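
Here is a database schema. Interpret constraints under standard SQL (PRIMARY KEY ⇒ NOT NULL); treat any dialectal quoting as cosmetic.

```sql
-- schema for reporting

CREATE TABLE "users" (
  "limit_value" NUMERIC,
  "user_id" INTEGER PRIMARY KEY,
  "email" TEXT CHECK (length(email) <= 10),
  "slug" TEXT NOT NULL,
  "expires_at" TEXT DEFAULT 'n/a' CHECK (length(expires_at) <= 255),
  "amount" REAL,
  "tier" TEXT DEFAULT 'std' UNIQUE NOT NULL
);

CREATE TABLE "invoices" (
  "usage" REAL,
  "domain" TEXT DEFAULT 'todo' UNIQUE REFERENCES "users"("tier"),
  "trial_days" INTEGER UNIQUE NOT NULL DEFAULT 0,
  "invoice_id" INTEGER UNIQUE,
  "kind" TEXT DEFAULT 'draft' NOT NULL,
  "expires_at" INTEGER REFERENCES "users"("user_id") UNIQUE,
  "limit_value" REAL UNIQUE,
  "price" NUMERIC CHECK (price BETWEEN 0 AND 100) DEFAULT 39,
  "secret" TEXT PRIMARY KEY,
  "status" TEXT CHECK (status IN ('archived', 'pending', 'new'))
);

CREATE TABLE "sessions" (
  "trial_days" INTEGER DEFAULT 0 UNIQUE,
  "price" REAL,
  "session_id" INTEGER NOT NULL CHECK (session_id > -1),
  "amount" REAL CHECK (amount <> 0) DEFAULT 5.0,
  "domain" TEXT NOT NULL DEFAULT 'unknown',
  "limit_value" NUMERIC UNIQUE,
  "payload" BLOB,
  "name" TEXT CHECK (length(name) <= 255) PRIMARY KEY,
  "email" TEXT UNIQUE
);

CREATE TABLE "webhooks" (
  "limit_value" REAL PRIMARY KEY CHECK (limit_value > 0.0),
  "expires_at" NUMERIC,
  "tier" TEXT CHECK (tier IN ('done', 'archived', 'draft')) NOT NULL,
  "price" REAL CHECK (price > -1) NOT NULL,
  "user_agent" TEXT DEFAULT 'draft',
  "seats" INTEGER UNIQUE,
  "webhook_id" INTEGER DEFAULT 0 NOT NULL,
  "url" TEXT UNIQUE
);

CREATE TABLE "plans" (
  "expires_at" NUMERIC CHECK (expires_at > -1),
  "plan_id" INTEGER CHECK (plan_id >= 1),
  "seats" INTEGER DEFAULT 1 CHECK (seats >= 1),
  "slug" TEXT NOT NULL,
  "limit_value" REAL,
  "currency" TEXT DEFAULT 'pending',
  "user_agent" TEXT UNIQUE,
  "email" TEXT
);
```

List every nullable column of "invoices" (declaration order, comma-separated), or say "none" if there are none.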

○ ○ ○ ○ ○

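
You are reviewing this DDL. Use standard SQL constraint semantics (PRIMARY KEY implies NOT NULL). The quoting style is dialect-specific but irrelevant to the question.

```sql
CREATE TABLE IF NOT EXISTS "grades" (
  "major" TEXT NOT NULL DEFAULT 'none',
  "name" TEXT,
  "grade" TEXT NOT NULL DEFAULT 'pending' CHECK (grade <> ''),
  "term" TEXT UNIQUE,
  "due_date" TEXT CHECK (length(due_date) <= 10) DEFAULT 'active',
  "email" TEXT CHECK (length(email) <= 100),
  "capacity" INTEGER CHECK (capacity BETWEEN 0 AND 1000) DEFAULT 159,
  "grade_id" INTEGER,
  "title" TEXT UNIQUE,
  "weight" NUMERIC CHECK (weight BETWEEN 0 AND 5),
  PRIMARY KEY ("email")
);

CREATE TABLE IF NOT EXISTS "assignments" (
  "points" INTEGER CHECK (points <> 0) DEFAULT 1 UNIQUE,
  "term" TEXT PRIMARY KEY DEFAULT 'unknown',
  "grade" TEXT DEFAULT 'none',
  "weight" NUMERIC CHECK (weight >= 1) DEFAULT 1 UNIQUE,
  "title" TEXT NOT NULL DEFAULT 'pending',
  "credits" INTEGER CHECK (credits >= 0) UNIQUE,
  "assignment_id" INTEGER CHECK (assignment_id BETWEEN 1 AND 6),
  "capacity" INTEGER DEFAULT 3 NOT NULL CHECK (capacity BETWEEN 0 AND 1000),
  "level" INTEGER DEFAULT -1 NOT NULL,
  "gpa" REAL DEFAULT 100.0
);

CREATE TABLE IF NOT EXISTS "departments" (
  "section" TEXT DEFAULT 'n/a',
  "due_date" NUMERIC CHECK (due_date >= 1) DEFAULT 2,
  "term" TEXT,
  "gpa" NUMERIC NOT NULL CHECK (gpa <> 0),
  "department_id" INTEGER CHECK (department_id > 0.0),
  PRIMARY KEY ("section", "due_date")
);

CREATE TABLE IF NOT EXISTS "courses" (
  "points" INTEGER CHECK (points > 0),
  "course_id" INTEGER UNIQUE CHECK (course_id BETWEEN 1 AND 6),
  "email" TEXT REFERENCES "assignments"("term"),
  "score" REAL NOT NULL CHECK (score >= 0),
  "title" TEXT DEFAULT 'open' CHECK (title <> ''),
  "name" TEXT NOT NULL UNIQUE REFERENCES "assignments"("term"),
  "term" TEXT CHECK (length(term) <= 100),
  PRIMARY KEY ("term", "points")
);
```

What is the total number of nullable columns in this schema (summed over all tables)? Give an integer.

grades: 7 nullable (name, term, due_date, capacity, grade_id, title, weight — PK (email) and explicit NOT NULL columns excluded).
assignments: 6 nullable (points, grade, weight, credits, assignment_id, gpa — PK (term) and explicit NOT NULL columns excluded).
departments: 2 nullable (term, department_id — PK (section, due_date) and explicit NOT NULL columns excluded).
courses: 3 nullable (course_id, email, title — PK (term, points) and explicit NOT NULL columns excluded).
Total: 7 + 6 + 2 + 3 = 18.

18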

○ ○ ○ ○ ○

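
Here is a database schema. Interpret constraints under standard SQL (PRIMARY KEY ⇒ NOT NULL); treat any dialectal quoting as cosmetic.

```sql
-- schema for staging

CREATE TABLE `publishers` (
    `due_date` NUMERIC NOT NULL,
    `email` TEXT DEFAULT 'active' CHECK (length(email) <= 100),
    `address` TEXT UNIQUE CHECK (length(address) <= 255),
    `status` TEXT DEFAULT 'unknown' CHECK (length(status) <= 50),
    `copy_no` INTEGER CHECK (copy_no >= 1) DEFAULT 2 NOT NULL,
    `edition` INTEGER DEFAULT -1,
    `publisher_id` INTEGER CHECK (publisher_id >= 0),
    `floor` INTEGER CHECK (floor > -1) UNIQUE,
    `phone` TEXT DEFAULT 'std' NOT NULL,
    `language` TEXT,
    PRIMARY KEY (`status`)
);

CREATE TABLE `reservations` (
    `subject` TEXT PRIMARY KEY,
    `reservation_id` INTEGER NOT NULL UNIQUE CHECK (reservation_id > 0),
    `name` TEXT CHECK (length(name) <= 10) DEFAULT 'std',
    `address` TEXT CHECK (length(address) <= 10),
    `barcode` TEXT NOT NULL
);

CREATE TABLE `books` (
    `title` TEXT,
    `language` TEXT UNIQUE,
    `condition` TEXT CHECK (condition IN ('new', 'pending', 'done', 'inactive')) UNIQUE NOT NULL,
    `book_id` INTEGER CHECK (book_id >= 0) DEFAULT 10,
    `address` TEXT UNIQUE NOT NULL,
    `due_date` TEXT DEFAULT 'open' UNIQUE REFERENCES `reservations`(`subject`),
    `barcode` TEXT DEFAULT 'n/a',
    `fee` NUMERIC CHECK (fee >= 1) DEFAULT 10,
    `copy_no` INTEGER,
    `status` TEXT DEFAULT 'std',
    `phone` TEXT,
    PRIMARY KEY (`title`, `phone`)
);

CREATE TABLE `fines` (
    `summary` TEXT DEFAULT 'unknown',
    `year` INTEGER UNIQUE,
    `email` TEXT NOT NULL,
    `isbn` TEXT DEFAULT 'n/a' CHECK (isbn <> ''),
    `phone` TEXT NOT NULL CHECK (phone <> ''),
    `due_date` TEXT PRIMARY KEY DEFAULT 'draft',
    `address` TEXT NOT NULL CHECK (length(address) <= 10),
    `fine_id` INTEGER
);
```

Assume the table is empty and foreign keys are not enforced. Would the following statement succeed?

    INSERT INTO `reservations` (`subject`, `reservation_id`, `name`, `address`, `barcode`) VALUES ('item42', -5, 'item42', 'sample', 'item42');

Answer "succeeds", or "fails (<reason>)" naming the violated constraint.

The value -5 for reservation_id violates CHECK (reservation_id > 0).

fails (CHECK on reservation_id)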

○ ○ ○ ○ ○

PROBLEM DESCRIPTION:
A single figure is required: the number of lines in the data where the word "NUMERIC" occurs.

RESULT OF THIS EXERCISE:
11